[[ EXERCISE DATA open ]]
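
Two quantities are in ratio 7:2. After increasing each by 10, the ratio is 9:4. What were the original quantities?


Let A = 7k, B = 2k.
(7k + 10) / (2k + 10) = 9/4
Cross-multiply: 4(7k + 10) = 9(2k + 10)
28k + 40 = 18k + 90
28k - 18k = 90 - 40
10k = 50
k = 50/10 = 5
A = 7×5 = 35, B = 2×5 = 10
= A = 35, B = 10

A = 35, B = 10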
[[ EXERCISE DATA closed ]]
TASK BRIEF: Would you print all of the material above exactly as written?

RESPONSE TO THIS TASK:
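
Two quantities are in ratio 7:2. After increasing each by 10, the ratio is 9:4. What were the original quantities?


Let A = 7k, B = 2k.
(7k + 10) / (2k + 10) = 9/4
Cross-multiply: 4(7k + 10) = 9(2k + 10)
28k + 40 = 18k + 90
28k - 18k = 90 - 40
10k = 50
k = 50/10 = 5
A = 7×5 = 35, B = 2×5 = 10
= A = 35, B = 10

A = 35, B = 10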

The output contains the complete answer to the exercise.